[[ DATA TO PROCESS, beginning ]]

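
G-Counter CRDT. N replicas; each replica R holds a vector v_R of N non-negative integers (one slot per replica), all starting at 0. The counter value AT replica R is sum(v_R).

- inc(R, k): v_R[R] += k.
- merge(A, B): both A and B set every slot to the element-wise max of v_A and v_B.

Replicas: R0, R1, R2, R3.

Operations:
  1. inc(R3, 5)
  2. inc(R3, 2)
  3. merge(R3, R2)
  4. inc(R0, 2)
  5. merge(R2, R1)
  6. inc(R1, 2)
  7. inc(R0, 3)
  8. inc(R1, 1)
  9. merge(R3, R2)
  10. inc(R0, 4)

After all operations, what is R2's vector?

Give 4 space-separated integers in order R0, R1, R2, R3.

Op 1: inc R3 by 5 -> R3=(0,0,0,5) value=5
Op 2: inc R3 by 2 -> R3=(0,0,0,7) value=7
Op 3: merge R3<->R2 -> R3=(0,0,0,7) R2=(0,0,0,7)
Op 4: inc R0 by 2 -> R0=(2,0,0,0) value=2
Op 5: merge R2<->R1 -> R2=(0,0,0,7) R1=(0,0,0,7)
Op 6: inc R1 by 2 -> R1=(0,2,0,7) value=9
Op 7: inc R0 by 3 -> R0=(5,0,0,0) value=5
Op 8: inc R1 by 1 -> R1=(0,3,0,7) value=10
Op 9: merge R3<->R2 -> R3=(0,0,0,7) R2=(0,0,0,7)
Op 10: inc R0 by 4 -> R0=(9,0,0,0) value=9

Answer: 0 0 0 7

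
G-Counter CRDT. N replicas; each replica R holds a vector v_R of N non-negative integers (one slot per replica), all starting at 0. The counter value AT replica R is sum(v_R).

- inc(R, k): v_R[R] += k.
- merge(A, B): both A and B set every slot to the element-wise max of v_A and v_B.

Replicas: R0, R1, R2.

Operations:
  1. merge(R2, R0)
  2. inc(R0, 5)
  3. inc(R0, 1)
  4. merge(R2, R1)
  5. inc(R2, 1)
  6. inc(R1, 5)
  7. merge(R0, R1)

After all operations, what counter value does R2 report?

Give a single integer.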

[[ DATA TO PROCESS, end ]]

▶ _ABOUT THIS EXERCISE_: Print every entry exactly.

▶ _COMPLETED TASK_:
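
G-Counter CRDT. N replicas; each replica R holds a vector v_R of N non-negative integers (one slot per replica), all starting at 0. The counter value AT replica R is sum(v_R).

- inc(R, k): v_R[R] += k.
- merge(A, B): both A and B set every slot to the element-wise max of v_A and v_B.

Replicas: R0, R1, R2, R3.

Operations:
  1. inc(R3, 5)
  2. inc(R3, 2)
  3. merge(R3, R2)
  4. inc(R0, 2)
  5. merge(R2, R1)
  6. inc(R1, 2)
  7. inc(R0, 3)
  8. inc(R1, 1)
  9. merge(R3, R2)
  10. inc(R0, 4)

After all operations, what is R2's vector?

Give 4 space-separated integers in order R0, R1, R2, R3.

Op 1: inc R3 by 5 -> R3=(0,0,0,5) value=5
Op 2: inc R3 by 2 -> R3=(0,0,0,7) value=7
Op 3: merge R3<->R2 -> R3=(0,0,0,7) R2=(0,0,0,7)
Op 4: inc R0 by 2 -> R0=(2,0,0,0) value=2
Op 5: merge R2<->R1 -> R2=(0,0,0,7) R1=(0,0,0,7)
Op 6: inc R1 by 2 -> R1=(0,2,0,7) value=9
Op 7: inc R0 by 3 -> R0=(5,0,0,0) value=5
Op 8: inc R1 by 1 -> R1=(0,3,0,7) value=10
Op 9: merge R3<->R2 -> R3=(0,0,0,7) R2=(0,0,0,7)
Op 10: inc R0 by 4 -> R0=(9,0,0,0) value=9

Answer: 0 0 0 7

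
G-Counter CRDT. N replicas; each replica R holds a vector v_R of N non-negative integers (one slot per replica), all starting at 0. The counter value AT replica R is sum(v_R).

- inc(R, k): v_R[R] += k.
- merge(A, B): both A and B set every slot to the element-wise max of v_A and v_B.

Replicas: R0, R1, R2.

Operations:
  1. merge(R2, R0)
  2. inc(R0, 5)
  3. inc(R0, 1)
  4. merge(R2, R1)
  5. inc(R2, 1)
  6. inc(R1, 5)
  7. merge(R0, R1)

After all operations, what counter value does R2 report?

Give a single integer.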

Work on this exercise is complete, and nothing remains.